**** THE INPUT ****

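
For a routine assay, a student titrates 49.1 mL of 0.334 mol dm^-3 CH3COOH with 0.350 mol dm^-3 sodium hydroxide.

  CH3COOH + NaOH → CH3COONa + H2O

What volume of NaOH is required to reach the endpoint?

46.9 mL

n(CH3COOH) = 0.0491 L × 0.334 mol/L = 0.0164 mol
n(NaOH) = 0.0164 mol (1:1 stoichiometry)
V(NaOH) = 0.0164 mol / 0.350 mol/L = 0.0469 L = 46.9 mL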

****
**** THE INPUT ****

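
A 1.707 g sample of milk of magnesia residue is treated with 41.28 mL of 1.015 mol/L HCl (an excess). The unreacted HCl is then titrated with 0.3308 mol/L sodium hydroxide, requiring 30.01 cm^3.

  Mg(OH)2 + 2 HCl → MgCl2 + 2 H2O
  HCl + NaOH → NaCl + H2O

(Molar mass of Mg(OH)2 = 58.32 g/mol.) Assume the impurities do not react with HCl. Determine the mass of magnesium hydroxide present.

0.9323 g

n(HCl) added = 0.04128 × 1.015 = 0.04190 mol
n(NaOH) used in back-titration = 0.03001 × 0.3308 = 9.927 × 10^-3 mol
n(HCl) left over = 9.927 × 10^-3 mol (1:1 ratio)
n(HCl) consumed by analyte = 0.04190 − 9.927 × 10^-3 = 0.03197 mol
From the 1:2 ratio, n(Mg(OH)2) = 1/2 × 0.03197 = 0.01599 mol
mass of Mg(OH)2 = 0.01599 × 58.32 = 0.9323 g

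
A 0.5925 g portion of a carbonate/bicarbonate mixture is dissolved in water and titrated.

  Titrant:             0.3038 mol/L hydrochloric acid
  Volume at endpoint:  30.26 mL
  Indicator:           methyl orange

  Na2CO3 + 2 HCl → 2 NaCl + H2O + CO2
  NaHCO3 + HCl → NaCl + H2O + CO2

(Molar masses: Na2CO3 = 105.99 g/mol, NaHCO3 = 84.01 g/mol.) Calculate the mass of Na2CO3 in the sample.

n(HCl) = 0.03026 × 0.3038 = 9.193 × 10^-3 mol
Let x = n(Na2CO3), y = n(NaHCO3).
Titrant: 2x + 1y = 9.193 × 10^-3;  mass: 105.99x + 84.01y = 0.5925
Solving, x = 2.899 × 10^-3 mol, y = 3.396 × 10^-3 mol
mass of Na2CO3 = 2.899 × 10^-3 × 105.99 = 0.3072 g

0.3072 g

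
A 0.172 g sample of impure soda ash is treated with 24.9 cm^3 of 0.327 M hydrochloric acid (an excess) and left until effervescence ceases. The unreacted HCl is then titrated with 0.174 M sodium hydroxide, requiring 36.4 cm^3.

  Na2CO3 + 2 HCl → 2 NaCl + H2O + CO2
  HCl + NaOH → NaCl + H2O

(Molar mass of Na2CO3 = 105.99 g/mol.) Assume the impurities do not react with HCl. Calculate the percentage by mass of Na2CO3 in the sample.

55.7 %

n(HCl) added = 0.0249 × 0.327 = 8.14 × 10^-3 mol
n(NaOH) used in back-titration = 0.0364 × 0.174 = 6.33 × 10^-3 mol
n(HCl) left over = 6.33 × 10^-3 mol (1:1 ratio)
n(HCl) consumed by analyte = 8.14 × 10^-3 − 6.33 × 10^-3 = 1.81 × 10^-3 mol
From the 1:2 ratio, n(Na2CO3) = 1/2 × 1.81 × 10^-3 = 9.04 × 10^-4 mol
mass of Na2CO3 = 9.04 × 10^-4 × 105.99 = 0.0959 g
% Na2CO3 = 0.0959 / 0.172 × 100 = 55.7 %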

****
**** THE INPUT ****

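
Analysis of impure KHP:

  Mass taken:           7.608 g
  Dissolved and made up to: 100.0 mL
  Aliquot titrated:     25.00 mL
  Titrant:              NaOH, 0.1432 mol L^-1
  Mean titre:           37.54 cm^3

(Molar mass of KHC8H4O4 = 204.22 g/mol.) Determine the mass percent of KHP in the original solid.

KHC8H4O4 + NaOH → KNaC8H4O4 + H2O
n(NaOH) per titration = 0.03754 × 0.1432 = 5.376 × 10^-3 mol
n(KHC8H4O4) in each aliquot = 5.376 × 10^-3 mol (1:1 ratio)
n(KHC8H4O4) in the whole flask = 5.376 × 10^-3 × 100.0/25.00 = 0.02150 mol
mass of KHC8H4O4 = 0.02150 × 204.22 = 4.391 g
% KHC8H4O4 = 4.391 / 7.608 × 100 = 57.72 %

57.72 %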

****

WHAT YOU WILL DO >> The lines you need are those holding the word "impure"; copy each of them from the material above.

SOLVED EXERCISE >>
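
A 0.172 g sample of impure soda ash is treated with 24.9 cm^3 of 0.327 M hydrochloric acid (an excess) and left until effervescence ceases. The unreacted HCl is then titrated with 0.174 M sodium hydroxide, requiring 36.4 cm^3.
Analysis of impure KHP: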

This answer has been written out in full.